▸ What is expected
Return every line of the data below that includes the string "markets".

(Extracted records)
== Segment start ==

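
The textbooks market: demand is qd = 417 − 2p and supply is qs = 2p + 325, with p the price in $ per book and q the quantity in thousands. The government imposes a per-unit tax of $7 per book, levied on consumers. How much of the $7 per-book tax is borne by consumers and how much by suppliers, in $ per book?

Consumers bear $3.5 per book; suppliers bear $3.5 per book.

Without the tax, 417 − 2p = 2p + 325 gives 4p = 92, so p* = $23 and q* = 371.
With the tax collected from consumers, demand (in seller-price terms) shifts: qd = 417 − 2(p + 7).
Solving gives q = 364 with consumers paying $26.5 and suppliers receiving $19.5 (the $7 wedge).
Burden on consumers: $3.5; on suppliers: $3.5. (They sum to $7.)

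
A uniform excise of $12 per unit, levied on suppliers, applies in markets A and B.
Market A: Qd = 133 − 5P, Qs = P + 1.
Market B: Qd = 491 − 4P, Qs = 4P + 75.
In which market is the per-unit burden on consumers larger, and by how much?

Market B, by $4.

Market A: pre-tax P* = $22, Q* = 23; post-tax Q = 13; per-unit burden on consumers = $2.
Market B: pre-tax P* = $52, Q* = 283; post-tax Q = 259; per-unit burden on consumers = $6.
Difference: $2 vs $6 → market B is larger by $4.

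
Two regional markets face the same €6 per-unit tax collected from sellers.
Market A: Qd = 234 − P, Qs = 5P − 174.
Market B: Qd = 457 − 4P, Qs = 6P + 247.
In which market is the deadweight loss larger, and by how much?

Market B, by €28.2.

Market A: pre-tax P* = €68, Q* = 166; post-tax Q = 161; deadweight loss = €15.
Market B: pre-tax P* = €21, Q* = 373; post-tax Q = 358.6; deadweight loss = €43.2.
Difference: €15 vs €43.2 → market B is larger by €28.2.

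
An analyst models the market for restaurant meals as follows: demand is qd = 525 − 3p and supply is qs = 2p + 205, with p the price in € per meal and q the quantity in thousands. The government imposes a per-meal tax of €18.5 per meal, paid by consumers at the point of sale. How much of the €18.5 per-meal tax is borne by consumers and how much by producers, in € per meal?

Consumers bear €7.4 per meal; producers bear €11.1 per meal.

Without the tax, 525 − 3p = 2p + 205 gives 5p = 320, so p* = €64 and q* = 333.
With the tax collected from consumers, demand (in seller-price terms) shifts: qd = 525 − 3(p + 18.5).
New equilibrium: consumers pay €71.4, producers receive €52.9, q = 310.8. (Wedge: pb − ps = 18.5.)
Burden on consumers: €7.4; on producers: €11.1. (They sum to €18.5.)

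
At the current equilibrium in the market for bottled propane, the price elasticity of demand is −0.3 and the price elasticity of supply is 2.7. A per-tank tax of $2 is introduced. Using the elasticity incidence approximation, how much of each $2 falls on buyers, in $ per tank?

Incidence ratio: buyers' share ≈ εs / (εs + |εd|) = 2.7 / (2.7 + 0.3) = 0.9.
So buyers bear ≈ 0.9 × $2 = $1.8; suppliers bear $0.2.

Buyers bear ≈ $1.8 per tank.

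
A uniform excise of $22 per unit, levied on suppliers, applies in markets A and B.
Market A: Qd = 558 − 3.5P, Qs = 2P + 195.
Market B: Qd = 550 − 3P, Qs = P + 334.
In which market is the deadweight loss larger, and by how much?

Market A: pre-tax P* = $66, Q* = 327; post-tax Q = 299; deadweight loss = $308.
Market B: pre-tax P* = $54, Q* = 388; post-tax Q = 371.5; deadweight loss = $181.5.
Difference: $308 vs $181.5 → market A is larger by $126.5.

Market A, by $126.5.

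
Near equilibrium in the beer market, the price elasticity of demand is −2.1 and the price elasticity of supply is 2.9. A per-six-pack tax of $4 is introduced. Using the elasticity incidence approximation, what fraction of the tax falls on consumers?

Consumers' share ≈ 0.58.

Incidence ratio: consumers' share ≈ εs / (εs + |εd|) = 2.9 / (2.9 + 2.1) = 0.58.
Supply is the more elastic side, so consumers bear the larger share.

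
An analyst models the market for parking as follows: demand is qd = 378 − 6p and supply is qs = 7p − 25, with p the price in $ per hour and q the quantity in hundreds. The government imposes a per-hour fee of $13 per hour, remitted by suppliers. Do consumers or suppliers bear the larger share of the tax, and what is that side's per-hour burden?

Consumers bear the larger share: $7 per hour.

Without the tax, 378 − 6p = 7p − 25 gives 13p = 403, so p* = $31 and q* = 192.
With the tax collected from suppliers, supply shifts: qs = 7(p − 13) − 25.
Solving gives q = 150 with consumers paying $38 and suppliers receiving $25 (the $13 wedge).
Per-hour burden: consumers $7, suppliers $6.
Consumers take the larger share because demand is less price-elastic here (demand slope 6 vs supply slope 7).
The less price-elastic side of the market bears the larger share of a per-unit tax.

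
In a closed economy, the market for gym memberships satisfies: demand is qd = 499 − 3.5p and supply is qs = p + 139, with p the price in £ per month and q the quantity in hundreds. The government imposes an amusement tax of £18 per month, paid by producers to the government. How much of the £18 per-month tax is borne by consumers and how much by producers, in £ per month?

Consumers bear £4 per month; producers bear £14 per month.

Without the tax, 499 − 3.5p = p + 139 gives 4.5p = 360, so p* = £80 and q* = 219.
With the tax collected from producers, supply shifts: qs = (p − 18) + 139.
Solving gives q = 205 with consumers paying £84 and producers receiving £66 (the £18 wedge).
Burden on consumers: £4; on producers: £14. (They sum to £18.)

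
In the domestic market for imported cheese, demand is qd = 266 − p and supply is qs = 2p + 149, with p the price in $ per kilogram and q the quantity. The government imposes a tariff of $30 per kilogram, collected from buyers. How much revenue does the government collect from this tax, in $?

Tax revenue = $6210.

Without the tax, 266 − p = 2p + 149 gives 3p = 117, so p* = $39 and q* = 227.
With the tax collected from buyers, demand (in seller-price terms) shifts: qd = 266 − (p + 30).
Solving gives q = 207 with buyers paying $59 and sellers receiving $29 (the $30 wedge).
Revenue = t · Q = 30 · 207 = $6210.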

== Segment end ==
== Segment start ==

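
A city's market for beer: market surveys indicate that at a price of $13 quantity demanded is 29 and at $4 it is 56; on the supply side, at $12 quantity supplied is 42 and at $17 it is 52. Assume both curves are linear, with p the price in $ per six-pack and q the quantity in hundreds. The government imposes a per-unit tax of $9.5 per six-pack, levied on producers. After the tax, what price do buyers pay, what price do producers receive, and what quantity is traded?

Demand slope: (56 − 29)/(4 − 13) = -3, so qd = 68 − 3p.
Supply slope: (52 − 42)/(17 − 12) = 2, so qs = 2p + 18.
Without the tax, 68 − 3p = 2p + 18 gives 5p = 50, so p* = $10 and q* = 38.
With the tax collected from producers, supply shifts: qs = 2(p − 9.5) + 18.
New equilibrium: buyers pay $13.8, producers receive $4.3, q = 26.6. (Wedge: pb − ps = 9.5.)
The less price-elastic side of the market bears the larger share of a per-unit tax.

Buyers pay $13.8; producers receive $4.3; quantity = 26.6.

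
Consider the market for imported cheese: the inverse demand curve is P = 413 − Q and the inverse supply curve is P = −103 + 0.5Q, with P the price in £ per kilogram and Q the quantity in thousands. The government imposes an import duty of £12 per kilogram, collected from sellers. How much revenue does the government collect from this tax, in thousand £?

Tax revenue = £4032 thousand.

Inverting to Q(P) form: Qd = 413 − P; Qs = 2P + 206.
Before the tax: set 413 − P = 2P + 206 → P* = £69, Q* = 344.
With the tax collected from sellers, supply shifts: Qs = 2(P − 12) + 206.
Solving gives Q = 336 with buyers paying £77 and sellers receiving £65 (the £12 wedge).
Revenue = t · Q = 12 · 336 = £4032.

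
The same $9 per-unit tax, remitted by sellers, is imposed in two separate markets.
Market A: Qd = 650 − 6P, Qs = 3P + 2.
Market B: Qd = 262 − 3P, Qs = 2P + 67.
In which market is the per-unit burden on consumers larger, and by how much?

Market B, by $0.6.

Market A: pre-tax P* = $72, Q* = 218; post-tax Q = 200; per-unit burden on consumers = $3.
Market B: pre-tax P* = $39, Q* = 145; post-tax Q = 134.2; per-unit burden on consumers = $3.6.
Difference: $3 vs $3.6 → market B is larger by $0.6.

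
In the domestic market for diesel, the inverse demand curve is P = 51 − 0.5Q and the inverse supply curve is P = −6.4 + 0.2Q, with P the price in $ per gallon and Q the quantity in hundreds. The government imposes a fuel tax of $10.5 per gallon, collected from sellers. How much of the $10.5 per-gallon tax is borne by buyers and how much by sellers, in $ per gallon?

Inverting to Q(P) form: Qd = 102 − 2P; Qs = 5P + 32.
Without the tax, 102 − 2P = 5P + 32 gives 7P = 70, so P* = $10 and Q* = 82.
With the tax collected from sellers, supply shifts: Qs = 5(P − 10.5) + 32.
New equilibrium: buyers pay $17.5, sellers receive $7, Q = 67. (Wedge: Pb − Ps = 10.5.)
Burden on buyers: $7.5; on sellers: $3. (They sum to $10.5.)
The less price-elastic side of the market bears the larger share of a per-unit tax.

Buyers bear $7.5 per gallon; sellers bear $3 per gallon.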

== Segment end ==

▸ Result of this exercise
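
A uniform excise of $12 per unit, levied on suppliers, applies in markets A and B.
Two regional markets face the same €6 per-unit tax collected from sellers.
A uniform excise of $22 per unit, levied on suppliers, applies in markets A and B.
The same $9 per-unit tax, remitted by sellers, is imposed in two separate markets.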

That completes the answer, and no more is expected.